*** Dataset records Section Begins ***

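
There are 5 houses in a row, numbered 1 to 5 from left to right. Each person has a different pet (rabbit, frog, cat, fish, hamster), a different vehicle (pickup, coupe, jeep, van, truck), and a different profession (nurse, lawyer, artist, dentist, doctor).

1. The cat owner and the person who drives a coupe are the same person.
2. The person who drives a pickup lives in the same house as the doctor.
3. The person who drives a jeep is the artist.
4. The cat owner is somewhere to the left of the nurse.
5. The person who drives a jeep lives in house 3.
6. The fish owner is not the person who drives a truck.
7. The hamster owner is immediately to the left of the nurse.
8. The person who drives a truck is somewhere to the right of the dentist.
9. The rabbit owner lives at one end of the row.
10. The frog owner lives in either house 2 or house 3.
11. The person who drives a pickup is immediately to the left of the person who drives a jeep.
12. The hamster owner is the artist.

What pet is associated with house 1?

From clue 5, the person who drives a jeep must be in house 3.
By clue 11, the person who drives a pickup is in house 2.
From clue 2, the doctor must be in house 2.
The artist is in house 3 (clue 3).
Clue 12 places the hamster owner in house 3.
Clue 7: the nurse is in house 4.
The only pet still possible for house 2 is frog.
House 1's profession must be dentist (nothing else left).
That leaves lawyer as the profession for house 5.
Clue 4: the cat owner is in house 1.
So house 4 gets fish for pet.
The only pet still possible for house 5 is rabbit.
The person who drives a coupe is in house 1 (clue 1).
By clue 6, the person who drives a truck is in house 5.
House 4's vehicle must be van (nothing else left).
So: house 1 = cat/coupe/dentist, house 2 = frog/pickup/doctor, house 3 = hamster/jeep/artist, house 4 = fish/van/nurse, house 5 = rabbit/truck/lawyer.

cat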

*** Dataset records Section Ends ***

Problem to work on: Every entry must be output again exactly as it was given.

Answer space:
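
There are 5 houses in a row, numbered 1 to 5 from left to right. Each person has a different pet (rabbit, frog, cat, fish, hamster), a different vehicle (pickup, coupe, jeep, van, truck), and a different profession (nurse, lawyer, artist, dentist, doctor).

1. The cat owner and the person who drives a coupe are the same person.
2. The person who drives a pickup lives in the same house as the doctor.
3. The person who drives a jeep is the artist.
4. The cat owner is somewhere to the left of the nurse.
5. The person who drives a jeep lives in house 3.
6. The fish owner is not the person who drives a truck.
7. The hamster owner is immediately to the left of the nurse.
8. The person who drives a truck is somewhere to the right of the dentist.
9. The rabbit owner lives at one end of the row.
10. The frog owner lives in either house 2 or house 3.
11. The person who drives a pickup is immediately to the left of the person who drives a jeep.
12. The hamster owner is the artist.

What pet is associated with house 1?

From clue 5, the person who drives a jeep must be in house 3.
By clue 11, the person who drives a pickup is in house 2.
From clue 2, the doctor must be in house 2.
The artist is in house 3 (clue 3).
Clue 12 places the hamster owner in house 3.
Clue 7: the nurse is in house 4.
The only pet still possible for house 2 is frog.
House 1's profession must be dentist (nothing else left).
That leaves lawyer as the profession for house 5.
Clue 4: the cat owner is in house 1.
So house 4 gets fish for pet.
The only pet still possible for house 5 is rabbit.
The person who drives a coupe is in house 1 (clue 1).
By clue 6, the person who drives a truck is in house 5.
House 4's vehicle must be van (nothing else left).
So: house 1 = cat/coupe/dentist, house 2 = frog/pickup/doctor, house 3 = hamster/jeep/artist, house 4 = fish/van/nurse, house 5 = rabbit/truck/lawyer.

cat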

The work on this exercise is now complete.